[TASK REQUIREMENTS]:
Provide the data again exactly, including every line that follows.

- Opening Delimiter -

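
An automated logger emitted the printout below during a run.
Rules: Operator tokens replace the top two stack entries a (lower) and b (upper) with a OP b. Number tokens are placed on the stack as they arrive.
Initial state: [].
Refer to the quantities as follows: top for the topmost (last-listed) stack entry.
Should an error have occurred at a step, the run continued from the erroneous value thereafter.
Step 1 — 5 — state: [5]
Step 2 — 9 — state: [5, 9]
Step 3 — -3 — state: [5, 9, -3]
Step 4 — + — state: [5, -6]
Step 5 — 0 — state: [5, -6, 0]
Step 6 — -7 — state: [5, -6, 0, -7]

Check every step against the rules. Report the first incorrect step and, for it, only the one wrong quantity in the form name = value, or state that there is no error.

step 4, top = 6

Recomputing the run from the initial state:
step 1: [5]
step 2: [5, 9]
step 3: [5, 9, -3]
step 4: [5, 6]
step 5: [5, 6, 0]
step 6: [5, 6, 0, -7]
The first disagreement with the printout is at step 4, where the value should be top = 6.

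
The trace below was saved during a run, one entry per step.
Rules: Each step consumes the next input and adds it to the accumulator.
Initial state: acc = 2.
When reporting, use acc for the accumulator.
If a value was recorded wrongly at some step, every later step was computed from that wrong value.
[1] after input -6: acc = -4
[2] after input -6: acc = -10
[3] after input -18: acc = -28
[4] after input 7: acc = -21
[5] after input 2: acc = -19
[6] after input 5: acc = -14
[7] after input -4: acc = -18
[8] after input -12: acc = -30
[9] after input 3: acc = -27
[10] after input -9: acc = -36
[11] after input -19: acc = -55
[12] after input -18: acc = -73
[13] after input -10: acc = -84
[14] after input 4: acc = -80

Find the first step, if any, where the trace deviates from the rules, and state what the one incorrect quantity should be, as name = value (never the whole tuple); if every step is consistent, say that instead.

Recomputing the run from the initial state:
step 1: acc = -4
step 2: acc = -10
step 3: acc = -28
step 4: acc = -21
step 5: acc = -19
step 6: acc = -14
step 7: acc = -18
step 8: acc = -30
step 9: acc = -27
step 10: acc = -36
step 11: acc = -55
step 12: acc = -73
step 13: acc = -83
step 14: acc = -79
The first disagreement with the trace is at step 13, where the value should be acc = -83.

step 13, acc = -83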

- Closing Delimiter -

[ANSWER TO THIS EXERCISE]:
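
An automated logger emitted the printout below during a run.
Rules: Operator tokens replace the top two stack entries a (lower) and b (upper) with a OP b. Number tokens are placed on the stack as they arrive.
Initial state: [].
Refer to the quantities as follows: top for the topmost (last-listed) stack entry.
Should an error have occurred at a step, the run continued from the erroneous value thereafter.
Step 1 — 5 — state: [5]
Step 2 — 9 — state: [5, 9]
Step 3 — -3 — state: [5, 9, -3]
Step 4 — + — state: [5, -6]
Step 5 — 0 — state: [5, -6, 0]
Step 6 — -7 — state: [5, -6, 0, -7]

Check every step against the rules. Report the first incorrect step and, for it, only the one wrong quantity in the form name = value, or state that there is no error.

step 4, top = 6

Recomputing the run from the initial state:
step 1: [5]
step 2: [5, 9]
step 3: [5, 9, -3]
step 4: [5, 6]
step 5: [5, 6, 0]
step 6: [5, 6, 0, -7]
The first disagreement with the printout is at step 4, where the value should be top = 6.

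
The trace below was saved during a run, one entry per step.
Rules: Each step consumes the next input and adds it to the accumulator.
Initial state: acc = 2.
When reporting, use acc for the accumulator.
If a value was recorded wrongly at some step, every later step was computed from that wrong value.
[1] after input -6: acc = -4
[2] after input -6: acc = -10
[3] after input -18: acc = -28
[4] after input 7: acc = -21
[5] after input 2: acc = -19
[6] after input 5: acc = -14
[7] after input -4: acc = -18
[8] after input -12: acc = -30
[9] after input 3: acc = -27
[10] after input -9: acc = -36
[11] after input -19: acc = -55
[12] after input -18: acc = -73
[13] after input -10: acc = -84
[14] after input 4: acc = -80

Find the first step, if any, where the trace deviates from the rules, and state what the one incorrect quantity should be, as name = value (never the whole tuple); if every step is consistent, say that instead.

Recomputing the run from the initial state:
step 1: acc = -4
step 2: acc = -10
step 3: acc = -28
step 4: acc = -21
step 5: acc = -19
step 6: acc = -14
step 7: acc = -18
step 8: acc = -30
step 9: acc = -27
step 10: acc = -36
step 11: acc = -55
step 12: acc = -73
step 13: acc = -83
step 14: acc = -79
The first disagreement with the trace is at step 13, where the value should be acc = -83.

step 13, acc = -83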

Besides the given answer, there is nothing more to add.